--- Data records ---
§
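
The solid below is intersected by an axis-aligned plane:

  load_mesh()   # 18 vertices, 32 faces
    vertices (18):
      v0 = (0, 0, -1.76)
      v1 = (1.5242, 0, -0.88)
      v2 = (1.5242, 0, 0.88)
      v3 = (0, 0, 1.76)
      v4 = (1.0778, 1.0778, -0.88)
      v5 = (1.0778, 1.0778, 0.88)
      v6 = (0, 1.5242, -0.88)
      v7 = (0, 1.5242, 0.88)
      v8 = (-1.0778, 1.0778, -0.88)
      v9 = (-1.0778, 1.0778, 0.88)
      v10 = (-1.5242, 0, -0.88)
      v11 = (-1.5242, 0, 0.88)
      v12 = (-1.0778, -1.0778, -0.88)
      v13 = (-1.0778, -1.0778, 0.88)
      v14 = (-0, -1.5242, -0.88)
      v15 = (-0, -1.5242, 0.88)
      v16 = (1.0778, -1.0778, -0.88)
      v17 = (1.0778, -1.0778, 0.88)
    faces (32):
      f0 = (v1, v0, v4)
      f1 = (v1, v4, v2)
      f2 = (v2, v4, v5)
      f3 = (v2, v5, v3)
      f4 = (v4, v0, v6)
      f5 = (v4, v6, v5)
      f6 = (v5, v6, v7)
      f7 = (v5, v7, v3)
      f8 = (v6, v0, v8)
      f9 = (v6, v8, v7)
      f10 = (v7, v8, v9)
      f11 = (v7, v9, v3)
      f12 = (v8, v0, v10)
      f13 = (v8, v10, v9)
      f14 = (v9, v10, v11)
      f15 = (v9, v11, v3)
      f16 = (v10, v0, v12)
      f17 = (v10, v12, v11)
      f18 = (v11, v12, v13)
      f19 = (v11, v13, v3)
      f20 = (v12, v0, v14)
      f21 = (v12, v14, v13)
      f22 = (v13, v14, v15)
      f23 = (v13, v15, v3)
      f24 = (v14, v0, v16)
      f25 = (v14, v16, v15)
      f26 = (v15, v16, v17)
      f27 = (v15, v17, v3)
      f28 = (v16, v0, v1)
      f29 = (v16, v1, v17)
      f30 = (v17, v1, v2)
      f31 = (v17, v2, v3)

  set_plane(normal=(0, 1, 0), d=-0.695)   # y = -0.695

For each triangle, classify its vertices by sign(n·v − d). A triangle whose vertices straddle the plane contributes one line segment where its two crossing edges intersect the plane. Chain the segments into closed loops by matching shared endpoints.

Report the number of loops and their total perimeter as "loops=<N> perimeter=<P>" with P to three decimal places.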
§
--- Task objective ---
This task calls for an exact reproduction of the lines that start at the one containing "f10 = (v7, v8, v9)" and continue to the end of the entries above.

--- Response ---
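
      f10 = (v7, v8, v9)
      f11 = (v7, v9, v3)
      f12 = (v8, v0, v10)
      f13 = (v8, v10, v9)
      f14 = (v9, v10, v11)
      f15 = (v9, v11, v3)
      f16 = (v10, v0, v12)
      f17 = (v10, v12, v11)
      f18 = (v11, v12, v13)
      f19 = (v11, v13, v3)
      f20 = (v12, v0, v14)
      f21 = (v12, v14, v13)
      f22 = (v13, v14, v15)
      f23 = (v13, v15, v3)
      f24 = (v14, v0, v16)
      f25 = (v14, v16, v15)
      f26 = (v15, v16, v17)
      f27 = (v15, v17, v3)
      f28 = (v16, v0, v1)
      f29 = (v16, v1, v17)
      f30 = (v17, v1, v2)
      f31 = (v17, v2, v3)

  set_plane(normal=(0, 1, 0), d=-0.695)   # y = -0.695

For each triangle, classify its vertices by sign(n·v − d). A triangle whose vertices straddle the plane contributes one line segment where its two crossing edges intersect the plane. Chain the segments into closed loops by matching shared endpoints.

Report the number of loops and their total perimeter as "loops=<N> perimeter=<P>" with P to three decimal places.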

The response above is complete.